Nothing in the data should be left out or altered when it is retyped.

·····

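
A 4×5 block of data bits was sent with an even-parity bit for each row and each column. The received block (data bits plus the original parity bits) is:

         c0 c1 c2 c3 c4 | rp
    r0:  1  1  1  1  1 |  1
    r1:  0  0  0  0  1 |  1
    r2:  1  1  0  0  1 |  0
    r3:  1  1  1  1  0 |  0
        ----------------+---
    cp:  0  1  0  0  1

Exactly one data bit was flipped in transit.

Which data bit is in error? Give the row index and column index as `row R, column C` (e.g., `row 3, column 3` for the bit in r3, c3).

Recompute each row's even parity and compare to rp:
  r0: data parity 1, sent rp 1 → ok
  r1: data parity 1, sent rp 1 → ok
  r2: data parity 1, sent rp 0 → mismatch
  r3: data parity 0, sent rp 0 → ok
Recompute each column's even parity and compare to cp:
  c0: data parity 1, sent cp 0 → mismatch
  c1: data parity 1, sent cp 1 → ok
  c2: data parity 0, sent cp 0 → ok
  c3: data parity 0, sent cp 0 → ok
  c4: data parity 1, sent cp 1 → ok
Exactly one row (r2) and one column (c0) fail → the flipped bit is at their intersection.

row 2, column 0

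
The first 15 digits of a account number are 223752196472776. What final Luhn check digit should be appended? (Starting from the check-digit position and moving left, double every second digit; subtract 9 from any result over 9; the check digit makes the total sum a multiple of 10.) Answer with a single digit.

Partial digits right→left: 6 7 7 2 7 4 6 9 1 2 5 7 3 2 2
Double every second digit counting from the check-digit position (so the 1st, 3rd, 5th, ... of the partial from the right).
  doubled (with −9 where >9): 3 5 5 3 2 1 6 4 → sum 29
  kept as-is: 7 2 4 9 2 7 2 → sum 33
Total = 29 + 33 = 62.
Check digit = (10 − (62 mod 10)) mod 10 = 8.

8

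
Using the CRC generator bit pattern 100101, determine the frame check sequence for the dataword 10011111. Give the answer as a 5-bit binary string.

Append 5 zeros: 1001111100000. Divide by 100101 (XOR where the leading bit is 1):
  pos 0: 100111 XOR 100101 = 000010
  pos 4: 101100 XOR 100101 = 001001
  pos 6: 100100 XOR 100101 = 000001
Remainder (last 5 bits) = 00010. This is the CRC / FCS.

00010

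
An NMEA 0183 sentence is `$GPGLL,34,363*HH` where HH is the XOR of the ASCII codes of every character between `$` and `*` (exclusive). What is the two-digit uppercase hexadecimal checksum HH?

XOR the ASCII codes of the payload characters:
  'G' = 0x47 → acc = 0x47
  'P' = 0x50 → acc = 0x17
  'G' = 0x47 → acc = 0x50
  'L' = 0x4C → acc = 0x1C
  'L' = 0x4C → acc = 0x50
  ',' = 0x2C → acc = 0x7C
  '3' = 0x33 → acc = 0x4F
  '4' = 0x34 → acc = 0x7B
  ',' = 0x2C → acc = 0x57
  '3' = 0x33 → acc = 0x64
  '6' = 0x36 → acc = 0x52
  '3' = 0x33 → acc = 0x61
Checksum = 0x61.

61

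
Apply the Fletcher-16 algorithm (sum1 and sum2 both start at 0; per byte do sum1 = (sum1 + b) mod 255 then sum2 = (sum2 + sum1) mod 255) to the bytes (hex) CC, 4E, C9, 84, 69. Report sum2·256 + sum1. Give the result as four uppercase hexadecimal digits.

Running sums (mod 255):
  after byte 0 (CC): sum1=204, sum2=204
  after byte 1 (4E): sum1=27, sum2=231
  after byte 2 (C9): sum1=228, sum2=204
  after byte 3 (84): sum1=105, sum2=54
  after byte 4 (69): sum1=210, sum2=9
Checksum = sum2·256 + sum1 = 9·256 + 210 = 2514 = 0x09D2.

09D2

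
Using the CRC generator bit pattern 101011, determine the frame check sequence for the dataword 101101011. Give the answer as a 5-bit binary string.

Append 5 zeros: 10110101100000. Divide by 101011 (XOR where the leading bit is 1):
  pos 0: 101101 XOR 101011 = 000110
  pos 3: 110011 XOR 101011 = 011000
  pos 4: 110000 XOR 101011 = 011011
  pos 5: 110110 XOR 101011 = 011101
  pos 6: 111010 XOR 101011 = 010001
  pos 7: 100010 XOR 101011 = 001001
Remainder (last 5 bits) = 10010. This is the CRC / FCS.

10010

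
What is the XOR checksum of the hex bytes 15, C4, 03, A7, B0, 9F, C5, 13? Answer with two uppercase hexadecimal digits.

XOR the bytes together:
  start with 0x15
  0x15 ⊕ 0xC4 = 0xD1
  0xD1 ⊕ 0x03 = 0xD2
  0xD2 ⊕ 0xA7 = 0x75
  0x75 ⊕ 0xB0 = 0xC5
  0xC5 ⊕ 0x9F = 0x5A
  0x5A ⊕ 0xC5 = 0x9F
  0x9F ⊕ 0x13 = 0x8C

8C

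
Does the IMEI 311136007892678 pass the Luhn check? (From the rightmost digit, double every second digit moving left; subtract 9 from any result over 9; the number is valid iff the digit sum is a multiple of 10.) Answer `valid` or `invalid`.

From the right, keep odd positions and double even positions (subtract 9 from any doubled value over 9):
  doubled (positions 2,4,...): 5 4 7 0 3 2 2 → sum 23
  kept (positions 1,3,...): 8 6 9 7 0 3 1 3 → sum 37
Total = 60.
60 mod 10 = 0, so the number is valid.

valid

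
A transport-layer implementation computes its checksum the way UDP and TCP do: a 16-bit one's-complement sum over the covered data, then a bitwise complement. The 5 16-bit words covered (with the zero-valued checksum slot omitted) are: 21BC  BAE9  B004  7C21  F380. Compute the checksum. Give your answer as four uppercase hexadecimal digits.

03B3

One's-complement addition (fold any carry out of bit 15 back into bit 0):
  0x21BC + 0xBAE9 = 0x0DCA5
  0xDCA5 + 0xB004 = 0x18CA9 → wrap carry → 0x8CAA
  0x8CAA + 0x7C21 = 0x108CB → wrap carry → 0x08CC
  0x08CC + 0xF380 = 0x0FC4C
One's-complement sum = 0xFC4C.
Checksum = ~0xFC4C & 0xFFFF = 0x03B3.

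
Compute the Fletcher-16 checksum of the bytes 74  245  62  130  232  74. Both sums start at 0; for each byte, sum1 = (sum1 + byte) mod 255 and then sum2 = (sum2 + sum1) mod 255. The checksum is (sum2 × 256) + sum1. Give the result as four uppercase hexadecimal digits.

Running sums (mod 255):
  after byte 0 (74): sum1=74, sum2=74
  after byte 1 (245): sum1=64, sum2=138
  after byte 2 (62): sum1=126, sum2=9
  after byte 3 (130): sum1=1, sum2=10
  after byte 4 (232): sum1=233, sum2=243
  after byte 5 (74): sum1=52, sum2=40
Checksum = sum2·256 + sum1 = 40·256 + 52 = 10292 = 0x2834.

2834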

·····

**Response area:**
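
A 4×5 block of data bits was sent with an even-parity bit for each row and each column. The received block (data bits plus the original parity bits) is:

         c0 c1 c2 c3 c4 | rp
    r0:  1  1  1  1  1 |  1
    r1:  0  0  0  0  1 |  1
    r2:  1  1  0  0  1 |  0
    r3:  1  1  1  1  0 |  0
        ----------------+---
    cp:  0  1  0  0  1

Exactly one data bit was flipped in transit.

Which data bit is in error? Give the row index and column index as `row R, column C` (e.g., `row 3, column 3` for the bit in r3, c3).

Recompute each row's even parity and compare to rp:
  r0: data parity 1, sent rp 1 → ok
  r1: data parity 1, sent rp 1 → ok
  r2: data parity 1, sent rp 0 → mismatch
  r3: data parity 0, sent rp 0 → ok
Recompute each column's even parity and compare to cp:
  c0: data parity 1, sent cp 0 → mismatch
  c1: data parity 1, sent cp 1 → ok
  c2: data parity 0, sent cp 0 → ok
  c3: data parity 0, sent cp 0 → ok
  c4: data parity 1, sent cp 1 → ok
Exactly one row (r2) and one column (c0) fail → the flipped bit is at their intersection.

row 2, column 0

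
The first 15 digits of a account number are 223752196472776. What final Luhn check digit should be appended? (Starting from the check-digit position and moving left, double every second digit; subtract 9 from any result over 9; the check digit makes the total sum a multiple of 10.) Answer with a single digit.

Partial digits right→left: 6 7 7 2 7 4 6 9 1 2 5 7 3 2 2
Double every second digit counting from the check-digit position (so the 1st, 3rd, 5th, ... of the partial from the right).
  doubled (with −9 where >9): 3 5 5 3 2 1 6 4 → sum 29
  kept as-is: 7 2 4 9 2 7 2 → sum 33
Total = 29 + 33 = 62.
Check digit = (10 − (62 mod 10)) mod 10 = 8.

8

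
Using the CRC generator bit pattern 100101, determine the frame check sequence for the dataword 10011111. Give the answer as a 5-bit binary string.

Append 5 zeros: 1001111100000. Divide by 100101 (XOR where the leading bit is 1):
  pos 0: 100111 XOR 100101 = 000010
  pos 4: 101100 XOR 100101 = 001001
  pos 6: 100100 XOR 100101 = 000001
Remainder (last 5 bits) = 00010. This is the CRC / FCS.

00010

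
An NMEA 0183 sentence is `$GPGLL,34,363*HH` where HH is the XOR of the ASCII codes of every character between `$` and `*` (exclusive). What is the two-digit uppercase hexadecimal checksum HH?

XOR the ASCII codes of the payload characters:
  'G' = 0x47 → acc = 0x47
  'P' = 0x50 → acc = 0x17
  'G' = 0x47 → acc = 0x50
  'L' = 0x4C → acc = 0x1C
  'L' = 0x4C → acc = 0x50
  ',' = 0x2C → acc = 0x7C
  '3' = 0x33 → acc = 0x4F
  '4' = 0x34 → acc = 0x7B
  ',' = 0x2C → acc = 0x57
  '3' = 0x33 → acc = 0x64
  '6' = 0x36 → acc = 0x52
  '3' = 0x33 → acc = 0x61
Checksum = 0x61.

61

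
Apply the Fletcher-16 algorithm (sum1 and sum2 both start at 0; per byte do sum1 = (sum1 + b) mod 255 then sum2 = (sum2 + sum1) mod 255) to the bytes (hex) CC, 4E, C9, 84, 69. Report sum2·256 + sum1. Give the result as four uppercase hexadecimal digits.

Running sums (mod 255):
  after byte 0 (CC): sum1=204, sum2=204
  after byte 1 (4E): sum1=27, sum2=231
  after byte 2 (C9): sum1=228, sum2=204
  after byte 3 (84): sum1=105, sum2=54
  after byte 4 (69): sum1=210, sum2=9
Checksum = sum2·256 + sum1 = 9·256 + 210 = 2514 = 0x09D2.

09D2

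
Using the CRC generator bit pattern 101011, determine the frame check sequence for the dataword 101101011. Give the answer as a 5-bit binary string.

Append 5 zeros: 10110101100000. Divide by 101011 (XOR where the leading bit is 1):
  pos 0: 101101 XOR 101011 = 000110
  pos 3: 110011 XOR 101011 = 011000
  pos 4: 110000 XOR 101011 = 011011
  pos 5: 110110 XOR 101011 = 011101
  pos 6: 111010 XOR 101011 = 010001
  pos 7: 100010 XOR 101011 = 001001
Remainder (last 5 bits) = 10010. This is the CRC / FCS.

10010

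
What is the XOR checksum of the hex bytes 15, C4, 03, A7, B0, 9F, C5, 13? Answer with two uppercase hexadecimal digits.

XOR the bytes together:
  start with 0x15
  0x15 ⊕ 0xC4 = 0xD1
  0xD1 ⊕ 0x03 = 0xD2
  0xD2 ⊕ 0xA7 = 0x75
  0x75 ⊕ 0xB0 = 0xC5
  0xC5 ⊕ 0x9F = 0x5A
  0x5A ⊕ 0xC5 = 0x9F
  0x9F ⊕ 0x13 = 0x8C

8C

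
Does the IMEI 311136007892678 pass the Luhn check? (From the rightmost digit, double every second digit moving left; subtract 9 from any result over 9; the number is valid iff the digit sum is a multiple of 10.) Answer `valid` or `invalid`.

From the right, keep odd positions and double even positions (subtract 9 from any doubled value over 9):
  doubled (positions 2,4,...): 5 4 7 0 3 2 2 → sum 23
  kept (positions 1,3,...): 8 6 9 7 0 3 1 3 → sum 37
Total = 60.
60 mod 10 = 0, so the number is valid.

valid

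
A transport-layer implementation computes its checksum the way UDP and TCP do: a 16-bit one's-complement sum over the covered data, then a bitwise complement. The 5 16-bit words covered (with the zero-valued checksum slot omitted) are: 21BC  BAE9  B004  7C21  F380. Compute the checksum. Give your answer as four uppercase hexadecimal digits.

03B3

One's-complement addition (fold any carry out of bit 15 back into bit 0):
  0x21BC + 0xBAE9 = 0x0DCA5
  0xDCA5 + 0xB004 = 0x18CA9 → wrap carry → 0x8CAA
  0x8CAA + 0x7C21 = 0x108CB → wrap carry → 0x08CC
  0x08CC + 0xF380 = 0x0FC4C
One's-complement sum = 0xFC4C.
Checksum = ~0xFC4C & 0xFFFF = 0x03B3.

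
Compute the Fletcher-16 checksum of the bytes 74  245  62  130  232  74. Both sums start at 0; for each byte, sum1 = (sum1 + byte) mod 255 and then sum2 = (sum2 + sum1) mod 255. The checksum is (sum2 × 256) + sum1. Give the result as four uppercase hexadecimal digits.

Running sums (mod 255):
  after byte 0 (74): sum1=74, sum2=74
  after byte 1 (245): sum1=64, sum2=138
  after byte 2 (62): sum1=126, sum2=9
  after byte 3 (130): sum1=1, sum2=10
  after byte 4 (232): sum1=233, sum2=243
  after byte 5 (74): sum1=52, sum2=40
Checksum = sum2·256 + sum1 = 40·256 + 52 = 10292 = 0x2834.

2834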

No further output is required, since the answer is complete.